**Task directions**
Copy the entries out again in full.

**Material shown**

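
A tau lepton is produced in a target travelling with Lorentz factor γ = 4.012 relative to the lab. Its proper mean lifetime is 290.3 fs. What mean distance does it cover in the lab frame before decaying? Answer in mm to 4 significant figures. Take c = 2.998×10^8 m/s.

d ≈ 0.3382 mm

β = √(1 − 1/γ²) = √(1 − 1/4.012²) = 0.968439
Dilated lifetime: Δt = γτ₀ = 4.012 × 290.3 fs = 1164.68 fs
d = vΔt = 0.968439c × 1164.68 fs = 2.90338×10^8 m/s × 1.16468×10^-12 s = 0.3382 mm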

**Final answer**
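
A tau lepton is produced in a target travelling with Lorentz factor γ = 4.012 relative to the lab. Its proper mean lifetime is 290.3 fs. What mean distance does it cover in the lab frame before decaying? Answer in mm to 4 significant figures. Take c = 2.998×10^8 m/s.

d ≈ 0.3382 mm

β = √(1 − 1/γ²) = √(1 − 1/4.012²) = 0.968439
Dilated lifetime: Δt = γτ₀ = 4.012 × 290.3 fs = 1164.68 fs
d = vΔt = 0.968439c × 1164.68 fs = 2.90338×10^8 m/s × 1.16468×10^-12 s = 0.3382 mm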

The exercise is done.